━━ Excerpted data ━━

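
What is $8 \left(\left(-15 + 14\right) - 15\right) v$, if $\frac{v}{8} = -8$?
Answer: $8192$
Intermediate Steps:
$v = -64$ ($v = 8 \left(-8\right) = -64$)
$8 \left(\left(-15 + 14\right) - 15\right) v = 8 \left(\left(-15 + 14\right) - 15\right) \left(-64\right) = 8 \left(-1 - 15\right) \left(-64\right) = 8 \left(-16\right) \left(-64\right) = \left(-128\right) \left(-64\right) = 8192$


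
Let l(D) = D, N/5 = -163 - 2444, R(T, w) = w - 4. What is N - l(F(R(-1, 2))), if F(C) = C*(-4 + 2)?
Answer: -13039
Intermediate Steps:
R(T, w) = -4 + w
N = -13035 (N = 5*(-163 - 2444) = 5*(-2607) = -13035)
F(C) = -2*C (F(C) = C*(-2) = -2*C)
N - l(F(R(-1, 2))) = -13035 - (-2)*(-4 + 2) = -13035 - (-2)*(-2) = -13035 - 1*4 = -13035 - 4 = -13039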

━━━
━━ Excerpted data ━━

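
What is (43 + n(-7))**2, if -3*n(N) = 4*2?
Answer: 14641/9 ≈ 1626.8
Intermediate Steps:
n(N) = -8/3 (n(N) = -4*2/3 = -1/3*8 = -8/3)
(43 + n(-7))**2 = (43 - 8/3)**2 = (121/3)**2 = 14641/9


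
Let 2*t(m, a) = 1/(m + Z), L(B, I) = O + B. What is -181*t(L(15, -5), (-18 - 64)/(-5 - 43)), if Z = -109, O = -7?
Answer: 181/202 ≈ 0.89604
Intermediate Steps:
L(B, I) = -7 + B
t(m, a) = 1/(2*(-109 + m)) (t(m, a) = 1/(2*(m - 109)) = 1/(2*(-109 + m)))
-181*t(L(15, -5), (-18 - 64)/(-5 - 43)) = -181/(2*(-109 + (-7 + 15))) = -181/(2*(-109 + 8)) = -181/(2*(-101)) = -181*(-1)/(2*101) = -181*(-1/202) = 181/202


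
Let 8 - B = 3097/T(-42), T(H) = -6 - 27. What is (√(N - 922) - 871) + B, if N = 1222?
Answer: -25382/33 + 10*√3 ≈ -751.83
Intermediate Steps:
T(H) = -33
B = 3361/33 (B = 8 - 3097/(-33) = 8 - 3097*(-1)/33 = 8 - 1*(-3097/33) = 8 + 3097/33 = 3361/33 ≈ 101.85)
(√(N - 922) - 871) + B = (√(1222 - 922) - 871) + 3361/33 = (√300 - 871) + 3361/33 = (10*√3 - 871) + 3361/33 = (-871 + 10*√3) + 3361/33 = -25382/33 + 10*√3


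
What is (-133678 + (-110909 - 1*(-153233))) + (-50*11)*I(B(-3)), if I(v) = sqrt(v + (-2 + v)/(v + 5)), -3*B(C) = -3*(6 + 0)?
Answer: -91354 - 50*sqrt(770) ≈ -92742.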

━━━
━━ Excerpted data ━━

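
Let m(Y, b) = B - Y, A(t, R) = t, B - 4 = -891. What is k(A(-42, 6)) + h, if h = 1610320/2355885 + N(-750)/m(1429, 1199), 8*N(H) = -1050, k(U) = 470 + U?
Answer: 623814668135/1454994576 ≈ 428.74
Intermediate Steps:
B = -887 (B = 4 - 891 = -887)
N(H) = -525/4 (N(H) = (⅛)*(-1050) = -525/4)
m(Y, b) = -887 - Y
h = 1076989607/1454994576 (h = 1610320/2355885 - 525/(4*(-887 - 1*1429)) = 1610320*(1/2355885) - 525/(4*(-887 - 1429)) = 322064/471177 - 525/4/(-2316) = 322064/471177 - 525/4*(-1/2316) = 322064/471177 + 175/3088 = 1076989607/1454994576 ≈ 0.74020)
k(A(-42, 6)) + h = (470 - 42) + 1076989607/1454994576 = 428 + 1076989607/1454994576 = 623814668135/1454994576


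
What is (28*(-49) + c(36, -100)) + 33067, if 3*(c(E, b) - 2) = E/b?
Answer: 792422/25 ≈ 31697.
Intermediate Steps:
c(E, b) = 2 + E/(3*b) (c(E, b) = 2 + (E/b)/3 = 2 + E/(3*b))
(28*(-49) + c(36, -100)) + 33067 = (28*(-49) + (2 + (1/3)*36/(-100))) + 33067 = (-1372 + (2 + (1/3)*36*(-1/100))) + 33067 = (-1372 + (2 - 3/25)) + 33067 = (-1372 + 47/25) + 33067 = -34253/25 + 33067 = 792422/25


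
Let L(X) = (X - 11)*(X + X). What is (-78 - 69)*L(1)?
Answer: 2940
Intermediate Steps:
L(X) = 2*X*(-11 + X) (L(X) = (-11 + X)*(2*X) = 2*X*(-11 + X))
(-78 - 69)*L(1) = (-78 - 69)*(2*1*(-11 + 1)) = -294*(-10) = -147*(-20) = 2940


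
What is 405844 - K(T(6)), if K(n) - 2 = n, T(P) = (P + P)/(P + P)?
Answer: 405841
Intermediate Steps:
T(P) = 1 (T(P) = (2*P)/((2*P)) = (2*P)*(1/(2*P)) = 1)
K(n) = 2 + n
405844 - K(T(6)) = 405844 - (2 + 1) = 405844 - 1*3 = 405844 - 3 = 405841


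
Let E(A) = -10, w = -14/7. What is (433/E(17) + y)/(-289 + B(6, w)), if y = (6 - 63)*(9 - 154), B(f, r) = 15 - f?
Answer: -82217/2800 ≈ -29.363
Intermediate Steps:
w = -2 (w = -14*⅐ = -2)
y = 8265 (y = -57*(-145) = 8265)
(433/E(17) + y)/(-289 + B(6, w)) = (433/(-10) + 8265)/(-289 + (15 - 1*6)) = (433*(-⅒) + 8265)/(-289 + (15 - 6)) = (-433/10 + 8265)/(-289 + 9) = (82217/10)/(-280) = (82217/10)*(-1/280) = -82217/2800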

━━━

Aim of the exercise:
Among the records above, a stretch begins at the line containing "Answer: 623814668135/1454994576 ≈ 428.74" and ends at the line containing "Answer: 792422/25 ≈ 31697.". Restate that stretch word for word, and nothing else.

Worked solution:
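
Answer: 623814668135/1454994576 ≈ 428.74
Intermediate Steps:
B = -887 (B = 4 - 891 = -887)
N(H) = -525/4 (N(H) = (⅛)*(-1050) = -525/4)
m(Y, b) = -887 - Y
h = 1076989607/1454994576 (h = 1610320/2355885 - 525/(4*(-887 - 1*1429)) = 1610320*(1/2355885) - 525/(4*(-887 - 1429)) = 322064/471177 - 525/4/(-2316) = 322064/471177 - 525/4*(-1/2316) = 322064/471177 + 175/3088 = 1076989607/1454994576 ≈ 0.74020)
k(A(-42, 6)) + h = (470 - 42) + 1076989607/1454994576 = 428 + 1076989607/1454994576 = 623814668135/1454994576


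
What is (28*(-49) + c(36, -100)) + 33067, if 3*(c(E, b) - 2) = E/b?
Answer: 792422/25 ≈ 31697.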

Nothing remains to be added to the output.